Extracted records:
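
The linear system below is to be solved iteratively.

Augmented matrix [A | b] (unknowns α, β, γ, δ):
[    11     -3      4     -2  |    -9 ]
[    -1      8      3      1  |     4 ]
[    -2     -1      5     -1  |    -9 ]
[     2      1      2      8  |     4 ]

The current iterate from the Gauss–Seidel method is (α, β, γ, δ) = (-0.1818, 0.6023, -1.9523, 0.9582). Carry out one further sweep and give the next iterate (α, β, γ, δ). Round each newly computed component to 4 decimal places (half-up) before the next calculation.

One sweep:
  α = (-9 - (-3)·0.6023 - (4)·-1.9523 - (-2)·0.9582) / (11) = 0.2302
  β = (4 - (-1)·0.2302 - (3)·-1.9523 - (1)·0.9582) / (8) = 1.1411
  γ = (-9 - (-2)·0.2302 - (-1)·1.1411 - (-1)·0.9582) / (5) = -1.2881
  δ = (4 - (2)·0.2302 - (1)·1.1411 - (2)·-1.2881) / (8) = 0.6218

(0.2302, 1.1411, -1.2881, 0.6218)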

**Assignment**
Return the whole of the data, character for character.

**Response area**
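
The linear system below is to be solved iteratively.

Augmented matrix [A | b] (unknowns α, β, γ, δ):
[    11     -3      4     -2  |    -9 ]
[    -1      8      3      1  |     4 ]
[    -2     -1      5     -1  |    -9 ]
[     2      1      2      8  |     4 ]

The current iterate from the Gauss–Seidel method is (α, β, γ, δ) = (-0.1818, 0.6023, -1.9523, 0.9582). Carry out one further sweep and give the next iterate (α, β, γ, δ). Round each newly computed component to 4 decimal places (half-up) before the next calculation.

One sweep:
  α = (-9 - (-3)·0.6023 - (4)·-1.9523 - (-2)·0.9582) / (11) = 0.2302
  β = (4 - (-1)·0.2302 - (3)·-1.9523 - (1)·0.9582) / (8) = 1.1411
  γ = (-9 - (-2)·0.2302 - (-1)·1.1411 - (-1)·0.9582) / (5) = -1.2881
  δ = (4 - (2)·0.2302 - (1)·1.1411 - (2)·-1.2881) / (8) = 0.6218

(0.2302, 1.1411, -1.2881, 0.6218)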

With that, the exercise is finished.